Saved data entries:
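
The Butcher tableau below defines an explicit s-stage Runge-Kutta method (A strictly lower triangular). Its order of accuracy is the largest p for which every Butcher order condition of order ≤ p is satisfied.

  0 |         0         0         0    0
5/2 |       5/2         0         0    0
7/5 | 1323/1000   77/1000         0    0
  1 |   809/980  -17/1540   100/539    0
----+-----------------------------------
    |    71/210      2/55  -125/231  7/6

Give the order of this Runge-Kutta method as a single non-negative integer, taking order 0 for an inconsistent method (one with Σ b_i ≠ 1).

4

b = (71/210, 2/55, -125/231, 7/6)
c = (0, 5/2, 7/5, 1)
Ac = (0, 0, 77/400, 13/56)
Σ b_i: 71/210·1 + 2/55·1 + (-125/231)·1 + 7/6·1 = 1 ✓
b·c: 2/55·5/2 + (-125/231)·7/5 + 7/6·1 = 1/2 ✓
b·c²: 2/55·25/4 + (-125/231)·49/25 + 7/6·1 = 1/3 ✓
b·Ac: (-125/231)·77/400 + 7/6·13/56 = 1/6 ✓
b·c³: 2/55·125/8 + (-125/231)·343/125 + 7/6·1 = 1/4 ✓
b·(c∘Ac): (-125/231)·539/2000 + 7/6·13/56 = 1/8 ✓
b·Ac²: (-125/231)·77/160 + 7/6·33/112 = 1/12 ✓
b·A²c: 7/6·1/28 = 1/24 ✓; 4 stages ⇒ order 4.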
--
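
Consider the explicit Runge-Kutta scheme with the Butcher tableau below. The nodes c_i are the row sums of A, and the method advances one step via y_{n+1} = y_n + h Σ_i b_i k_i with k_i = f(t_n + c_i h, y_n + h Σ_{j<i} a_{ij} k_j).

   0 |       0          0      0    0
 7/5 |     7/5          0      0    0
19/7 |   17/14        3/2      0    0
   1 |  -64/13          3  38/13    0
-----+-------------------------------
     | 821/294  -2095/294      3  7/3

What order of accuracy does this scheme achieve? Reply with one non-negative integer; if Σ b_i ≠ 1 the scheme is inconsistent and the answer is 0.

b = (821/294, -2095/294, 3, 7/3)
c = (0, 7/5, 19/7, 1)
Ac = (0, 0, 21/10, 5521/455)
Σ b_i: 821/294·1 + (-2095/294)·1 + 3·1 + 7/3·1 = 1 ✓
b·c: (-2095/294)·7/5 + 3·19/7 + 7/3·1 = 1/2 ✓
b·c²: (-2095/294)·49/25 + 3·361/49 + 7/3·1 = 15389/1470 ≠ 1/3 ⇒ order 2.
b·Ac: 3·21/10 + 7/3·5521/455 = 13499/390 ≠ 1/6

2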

Problem details:
What number of lines above include the string "explicit"? State it and nothing else.

Task output:
2